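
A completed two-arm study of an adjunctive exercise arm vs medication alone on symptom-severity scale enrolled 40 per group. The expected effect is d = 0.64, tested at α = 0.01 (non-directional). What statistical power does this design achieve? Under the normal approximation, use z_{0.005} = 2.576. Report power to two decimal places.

power ≈ 0.61

For two equal groups, power = Φ(d·√(n/2) − z_{α/2}).
d·√(n/2) = 0.64 × √(40/2) = 0.64 × 4.472 = 2.862.
z_β = 2.862 − 2.576 = 0.286.
Power = Φ(0.286) = 0.613.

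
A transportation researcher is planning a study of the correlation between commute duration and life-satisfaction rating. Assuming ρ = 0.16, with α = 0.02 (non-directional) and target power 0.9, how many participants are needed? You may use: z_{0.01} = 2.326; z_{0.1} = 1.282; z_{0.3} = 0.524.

n = 503

Fisher's z: C = ½·ln((1+r)/(1−r)) = ½·ln(1.3810) = 0.1614.
n = ((z_{α/2} + z_β)/C)² + 3.
(2.326 + 1.282) / 0.1614 = 3.608 / 0.1614 = 22.354.
n = 22.354² + 3 = 499.72 + 3 = 502.7.
Round up.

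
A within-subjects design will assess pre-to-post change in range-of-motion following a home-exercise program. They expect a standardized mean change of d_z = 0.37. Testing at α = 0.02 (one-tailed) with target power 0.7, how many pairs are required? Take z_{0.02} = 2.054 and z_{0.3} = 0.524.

n = 49 pairs

For a paired (one-sample on differences) test: n = ((z_{α} + z_β) / d)².
z_{α} + z_β = 2.054 + 0.524 = 2.578.
n = (2.578 / 0.37)² = 6.968² = 48.55.
Round up.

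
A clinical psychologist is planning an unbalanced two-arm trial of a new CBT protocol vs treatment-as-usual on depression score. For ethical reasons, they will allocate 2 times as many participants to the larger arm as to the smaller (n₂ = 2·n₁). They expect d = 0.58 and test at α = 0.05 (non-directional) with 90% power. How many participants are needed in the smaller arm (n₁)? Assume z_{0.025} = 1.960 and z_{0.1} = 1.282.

With allocation ratio k = n₂/n₁ = 2, Var(x̄₁−x̄₂) = σ²(1/n₁ + 1/(k·n₁)) = σ²·(k+1)/(k·n₁).
So n₁ = (1 + 1/k)·((z_{α/2} + z_β)/d)² = 1.500 × (3.242/0.58)².
n₁ = 1.500 × 31.24 = 46.9.
Round up: n₁ = 47, giving n₂ = 2 × 47 = 94.

n₁ = 47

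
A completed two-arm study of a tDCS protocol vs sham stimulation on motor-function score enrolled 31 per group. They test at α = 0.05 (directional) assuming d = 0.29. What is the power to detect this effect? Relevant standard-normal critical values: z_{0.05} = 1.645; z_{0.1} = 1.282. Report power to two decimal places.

power ≈ 0.31

For two equal groups, power = Φ(d·√(n/2) − z_{α}).
d·√(n/2) = 0.29 × √(31/2) = 0.29 × 3.937 = 1.142.
z_β = 1.142 − 1.645 = -0.503.
Power = Φ(-0.503) = 0.307.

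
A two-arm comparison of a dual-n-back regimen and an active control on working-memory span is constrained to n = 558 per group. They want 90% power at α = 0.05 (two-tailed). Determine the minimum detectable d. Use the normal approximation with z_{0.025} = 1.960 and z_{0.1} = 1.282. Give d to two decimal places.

For two independent groups of n = 558 each: d_min = (z_{α/2} + z_β)·√(2/n).
z-sum = 1.960 + 1.282 = 3.242.
d_min = 3.242 × √(2/558) = 3.242 × 0.0599 = 0.194.

d_min ≈ 0.19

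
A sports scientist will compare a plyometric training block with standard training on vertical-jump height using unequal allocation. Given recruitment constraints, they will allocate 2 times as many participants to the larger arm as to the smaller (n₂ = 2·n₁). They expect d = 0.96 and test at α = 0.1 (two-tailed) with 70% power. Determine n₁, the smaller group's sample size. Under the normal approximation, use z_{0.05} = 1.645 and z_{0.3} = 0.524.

n₁ = 8

With allocation ratio k = n₂/n₁ = 2, Var(x̄₁−x̄₂) = σ²(1/n₁ + 1/(k·n₁)) = σ²·(k+1)/(k·n₁).
So n₁ = (1 + 1/k)·((z_{α/2} + z_β)/d)² = 1.500 × (2.169/0.96)².
n₁ = 1.500 × 5.10 = 7.7.
Round up: n₁ = 8, giving n₂ = 2 × 8 = 16.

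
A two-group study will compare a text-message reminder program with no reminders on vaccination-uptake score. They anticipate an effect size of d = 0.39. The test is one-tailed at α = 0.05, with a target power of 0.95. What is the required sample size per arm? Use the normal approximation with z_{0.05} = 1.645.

For two independent groups with equal n: n = 2·((z_{α} + z_β) / d)².
z_{α} + z_β = 1.645 + 1.645 = 3.290.
n = 2 × (3.290 / 0.39)² = 2 × 8.436² = 2 × 71.16 = 142.3.
Round up to the next whole participant.

n = 143 per group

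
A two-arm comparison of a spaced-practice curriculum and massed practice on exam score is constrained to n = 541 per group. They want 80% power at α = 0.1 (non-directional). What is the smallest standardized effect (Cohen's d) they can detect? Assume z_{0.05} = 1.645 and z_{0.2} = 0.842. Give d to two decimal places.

d_min ≈ 0.15

For two independent groups of n = 541 each: d_min = (z_{α/2} + z_β)·√(2/n).
z-sum = 1.645 + 0.842 = 2.487.
d_min = 2.487 × √(2/541) = 2.487 × 0.0608 = 0.151.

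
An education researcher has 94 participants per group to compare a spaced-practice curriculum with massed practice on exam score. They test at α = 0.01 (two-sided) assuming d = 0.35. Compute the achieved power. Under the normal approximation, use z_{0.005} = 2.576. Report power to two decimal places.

For two equal groups, power = Φ(d·√(n/2) − z_{α/2}).
d·√(n/2) = 0.35 × √(94/2) = 0.35 × 6.856 = 2.399.
z_β = 2.399 − 2.576 = -0.177.
Power = Φ(-0.177) = 0.430.

power ≈ 0.43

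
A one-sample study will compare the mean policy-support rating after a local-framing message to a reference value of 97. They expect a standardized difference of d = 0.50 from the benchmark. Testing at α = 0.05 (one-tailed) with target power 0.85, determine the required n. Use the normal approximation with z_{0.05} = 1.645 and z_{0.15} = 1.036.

For a one-sample test: n = ((z_{α} + z_β) / d)².
z_{α} + z_β = 1.645 + 1.036 = 2.681.
n = (2.681 / 0.50)² = 5.362² = 28.75.
Round up.

n = 29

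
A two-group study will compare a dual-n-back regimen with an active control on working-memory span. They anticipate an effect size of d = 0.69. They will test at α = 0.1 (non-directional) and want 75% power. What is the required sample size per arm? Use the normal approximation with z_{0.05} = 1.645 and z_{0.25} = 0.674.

n = 23 per group

For two independent groups with equal n: n = 2·((z_{α/2} + z_β) / d)².
z_{α/2} + z_β = 1.645 + 0.674 = 2.319.
n = 2 × (2.319 / 0.69)² = 2 × 3.361² = 2 × 11.30 = 22.6.
Round up to the next whole participant.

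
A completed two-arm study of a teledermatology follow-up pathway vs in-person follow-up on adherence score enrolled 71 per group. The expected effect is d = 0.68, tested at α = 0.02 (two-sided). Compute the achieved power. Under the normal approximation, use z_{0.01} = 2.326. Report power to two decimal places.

power ≈ 0.96

For two equal groups, power = Φ(d·√(n/2) − z_{α/2}).
d·√(n/2) = 0.68 × √(71/2) = 0.68 × 5.958 = 4.052.
z_β = 4.052 − 2.326 = 1.726.
Power = Φ(1.726) = 0.958.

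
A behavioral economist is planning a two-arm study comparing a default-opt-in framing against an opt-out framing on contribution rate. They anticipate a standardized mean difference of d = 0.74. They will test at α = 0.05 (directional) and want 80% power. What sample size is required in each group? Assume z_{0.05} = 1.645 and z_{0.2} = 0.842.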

----------------------------------------

**TASK REQUIREMENTS**
Return all of the material above exactly as it stands.

**TASK ANSWER**
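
A completed two-arm study of an adjunctive exercise arm vs medication alone on symptom-severity scale enrolled 40 per group. The expected effect is d = 0.64, tested at α = 0.01 (non-directional). What statistical power does this design achieve? Under the normal approximation, use z_{0.005} = 2.576. Report power to two decimal places.

power ≈ 0.61

For two equal groups, power = Φ(d·√(n/2) − z_{α/2}).
d·√(n/2) = 0.64 × √(40/2) = 0.64 × 4.472 = 2.862.
z_β = 2.862 − 2.576 = 0.286.
Power = Φ(0.286) = 0.613.

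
A transportation researcher is planning a study of the correlation between commute duration and life-satisfaction rating. Assuming ρ = 0.16, with α = 0.02 (non-directional) and target power 0.9, how many participants are needed? You may use: z_{0.01} = 2.326; z_{0.1} = 1.282; z_{0.3} = 0.524.

n = 503

Fisher's z: C = ½·ln((1+r)/(1−r)) = ½·ln(1.3810) = 0.1614.
n = ((z_{α/2} + z_β)/C)² + 3.
(2.326 + 1.282) / 0.1614 = 3.608 / 0.1614 = 22.354.
n = 22.354² + 3 = 499.72 + 3 = 502.7.
Round up.

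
A within-subjects design will assess pre-to-post change in range-of-motion following a home-exercise program. They expect a standardized mean change of d_z = 0.37. Testing at α = 0.02 (one-tailed) with target power 0.7, how many pairs are required? Take z_{0.02} = 2.054 and z_{0.3} = 0.524.

n = 49 pairs

For a paired (one-sample on differences) test: n = ((z_{α} + z_β) / d)².
z_{α} + z_β = 2.054 + 0.524 = 2.578.
n = (2.578 / 0.37)² = 6.968² = 48.55.
Round up.

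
A clinical psychologist is planning an unbalanced two-arm trial of a new CBT protocol vs treatment-as-usual on depression score. For ethical reasons, they will allocate 2 times as many participants to the larger arm as to the smaller (n₂ = 2·n₁). They expect d = 0.58 and test at α = 0.05 (non-directional) with 90% power. How many participants are needed in the smaller arm (n₁)? Assume z_{0.025} = 1.960 and z_{0.1} = 1.282.

With allocation ratio k = n₂/n₁ = 2, Var(x̄₁−x̄₂) = σ²(1/n₁ + 1/(k·n₁)) = σ²·(k+1)/(k·n₁).
So n₁ = (1 + 1/k)·((z_{α/2} + z_β)/d)² = 1.500 × (3.242/0.58)².
n₁ = 1.500 × 31.24 = 46.9.
Round up: n₁ = 47, giving n₂ = 2 × 47 = 94.

n₁ = 47

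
A completed two-arm study of a tDCS protocol vs sham stimulation on motor-function score enrolled 31 per group. They test at α = 0.05 (directional) assuming d = 0.29. What is the power to detect this effect? Relevant standard-normal critical values: z_{0.05} = 1.645; z_{0.1} = 1.282. Report power to two decimal places.

power ≈ 0.31

For two equal groups, power = Φ(d·√(n/2) − z_{α}).
d·√(n/2) = 0.29 × √(31/2) = 0.29 × 3.937 = 1.142.
z_β = 1.142 − 1.645 = -0.503.
Power = Φ(-0.503) = 0.307.

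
A two-arm comparison of a dual-n-back regimen and an active control on working-memory span is constrained to n = 558 per group. They want 90% power at α = 0.05 (two-tailed). Determine the minimum detectable d. Use the normal approximation with z_{0.025} = 1.960 and z_{0.1} = 1.282. Give d to two decimal places.

For two independent groups of n = 558 each: d_min = (z_{α/2} + z_β)·√(2/n).
z-sum = 1.960 + 1.282 = 3.242.
d_min = 3.242 × √(2/558) = 3.242 × 0.0599 = 0.194.

d_min ≈ 0.19

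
A sports scientist will compare a plyometric training block with standard training on vertical-jump height using unequal allocation. Given recruitment constraints, they will allocate 2 times as many participants to the larger arm as to the smaller (n₂ = 2·n₁). They expect d = 0.96 and test at α = 0.1 (two-tailed) with 70% power. Determine n₁, the smaller group's sample size. Under the normal approximation, use z_{0.05} = 1.645 and z_{0.3} = 0.524.

n₁ = 8

With allocation ratio k = n₂/n₁ = 2, Var(x̄₁−x̄₂) = σ²(1/n₁ + 1/(k·n₁)) = σ²·(k+1)/(k·n₁).
So n₁ = (1 + 1/k)·((z_{α/2} + z_β)/d)² = 1.500 × (2.169/0.96)².
n₁ = 1.500 × 5.10 = 7.7.
Round up: n₁ = 8, giving n₂ = 2 × 8 = 16.

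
A two-group study will compare a text-message reminder program with no reminders on vaccination-uptake score. They anticipate an effect size of d = 0.39. The test is one-tailed at α = 0.05, with a target power of 0.95. What is the required sample size per arm? Use the normal approximation with z_{0.05} = 1.645.

For two independent groups with equal n: n = 2·((z_{α} + z_β) / d)².
z_{α} + z_β = 1.645 + 1.645 = 3.290.
n = 2 × (3.290 / 0.39)² = 2 × 8.436² = 2 × 71.16 = 142.3.
Round up to the next whole participant.

n = 143 per group

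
A two-arm comparison of a spaced-practice curriculum and massed practice on exam score is constrained to n = 541 per group. They want 80% power at α = 0.1 (non-directional). What is the smallest standardized effect (Cohen's d) they can detect? Assume z_{0.05} = 1.645 and z_{0.2} = 0.842. Give d to two decimal places.

d_min ≈ 0.15

For two independent groups of n = 541 each: d_min = (z_{α/2} + z_β)·√(2/n).
z-sum = 1.645 + 0.842 = 2.487.
d_min = 2.487 × √(2/541) = 2.487 × 0.0608 = 0.151.

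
An education researcher has 94 participants per group to compare a spaced-practice curriculum with massed practice on exam score. They test at α = 0.01 (two-sided) assuming d = 0.35. Compute the achieved power. Under the normal approximation, use z_{0.005} = 2.576. Report power to two decimal places.

For two equal groups, power = Φ(d·√(n/2) − z_{α/2}).
d·√(n/2) = 0.35 × √(94/2) = 0.35 × 6.856 = 2.399.
z_β = 2.399 − 2.576 = -0.177.
Power = Φ(-0.177) = 0.430.

power ≈ 0.43

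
A one-sample study will compare the mean policy-support rating after a local-framing message to a reference value of 97. They expect a standardized difference of d = 0.50 from the benchmark. Testing at α = 0.05 (one-tailed) with target power 0.85, determine the required n. Use the normal approximation with z_{0.05} = 1.645 and z_{0.15} = 1.036.

For a one-sample test: n = ((z_{α} + z_β) / d)².
z_{α} + z_β = 1.645 + 1.036 = 2.681.
n = (2.681 / 0.50)² = 5.362² = 28.75.
Round up.

n = 29

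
A two-group study will compare a dual-n-back regimen with an active control on working-memory span. They anticipate an effect size of d = 0.69. They will test at α = 0.1 (non-directional) and want 75% power. What is the required sample size per arm? Use the normal approximation with z_{0.05} = 1.645 and z_{0.25} = 0.674.

n = 23 per group

For two independent groups with equal n: n = 2·((z_{α/2} + z_β) / d)².
z_{α/2} + z_β = 1.645 + 0.674 = 2.319.
n = 2 × (2.319 / 0.69)² = 2 × 3.361² = 2 × 11.30 = 22.6.
Round up to the next whole participant.

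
A completed two-arm study of a teledermatology follow-up pathway vs in-person follow-up on adherence score enrolled 71 per group. The expected effect is d = 0.68, tested at α = 0.02 (two-sided). Compute the achieved power. Under the normal approximation, use z_{0.01} = 2.326. Report power to two decimal places.

power ≈ 0.96

For two equal groups, power = Φ(d·√(n/2) − z_{α/2}).
d·√(n/2) = 0.68 × √(71/2) = 0.68 × 5.958 = 4.052.
z_β = 4.052 − 2.326 = 1.726.
Power = Φ(1.726) = 0.958.

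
A behavioral economist is planning a two-arm study comparing a default-opt-in framing against an opt-out framing on contribution rate. They anticipate a standardized mean difference of d = 0.74. They will test at α = 0.05 (directional) and want 80% power. What sample size is required in each group? Assume z_{0.05} = 1.645 and z_{0.2} = 0.842.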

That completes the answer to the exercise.